Your task:
A complete, exact retyping of the data below is required.

+++ Records provided

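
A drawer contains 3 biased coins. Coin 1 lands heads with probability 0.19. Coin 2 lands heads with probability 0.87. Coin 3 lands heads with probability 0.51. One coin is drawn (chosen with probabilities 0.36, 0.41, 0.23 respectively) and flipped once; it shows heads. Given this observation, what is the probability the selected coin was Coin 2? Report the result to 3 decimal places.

Posterior probability ≈ 0.658

Tabulate prior·likelihood by source: [1] prior 0.36, lik 0.19, product 0.06840; [2] prior 0.41, lik 0.87, product 0.3567; [3] prior 0.23, lik 0.51, product 0.1173.
Normalizing constant = 0.54240; the posterior for Coin 2 is its product over the sum, 0.3567/0.54240 = 0.658.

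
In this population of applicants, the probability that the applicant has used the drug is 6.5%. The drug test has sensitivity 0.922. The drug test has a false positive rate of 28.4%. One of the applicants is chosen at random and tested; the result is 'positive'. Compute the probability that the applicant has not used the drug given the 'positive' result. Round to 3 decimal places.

Let H be the event that the applicant has used the drug. P(H) = 0.065, so P(¬H) = 0.935. With E the 'positive' result, P(E|H) = 0.922 and P(E|¬H) = 0.284.
P(E) = 0.922·0.065 + 0.284·0.935 = 0.059930 + 0.26554 = 0.32547.
By Bayes' theorem, P(H|E) = 0.059930 / 0.32547 = 0.184. Hence P(¬H|E) = 1 − 0.184 = 0.816.

P(¬H | E) ≈ 0.816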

++++++

Answer:
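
A drawer contains 3 biased coins. Coin 1 lands heads with probability 0.19. Coin 2 lands heads with probability 0.87. Coin 3 lands heads with probability 0.51. One coin is drawn (chosen with probabilities 0.36, 0.41, 0.23 respectively) and flipped once; it shows heads. Given this observation, what is the probability the selected coin was Coin 2? Report the result to 3 decimal places.

Posterior probability ≈ 0.658

Tabulate prior·likelihood by source: [1] prior 0.36, lik 0.19, product 0.06840; [2] prior 0.41, lik 0.87, product 0.3567; [3] prior 0.23, lik 0.51, product 0.1173.
Normalizing constant = 0.54240; the posterior for Coin 2 is its product over the sum, 0.3567/0.54240 = 0.658.

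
In this population of applicants, the probability that the applicant has used the drug is 6.5%. The drug test has sensitivity 0.922. The drug test has a false positive rate of 28.4%. One of the applicants is chosen at random and tested; the result is 'positive'. Compute the probability that the applicant has not used the drug given the 'positive' result. Round to 3 decimal places.

Let H be the event that the applicant has used the drug. P(H) = 0.065, so P(¬H) = 0.935. With E the 'positive' result, P(E|H) = 0.922 and P(E|¬H) = 0.284.
P(E) = 0.922·0.065 + 0.284·0.935 = 0.059930 + 0.26554 = 0.32547.
By Bayes' theorem, P(H|E) = 0.059930 / 0.32547 = 0.184. Hence P(¬H|E) = 1 − 0.184 = 0.816.

P(¬H | E) ≈ 0.816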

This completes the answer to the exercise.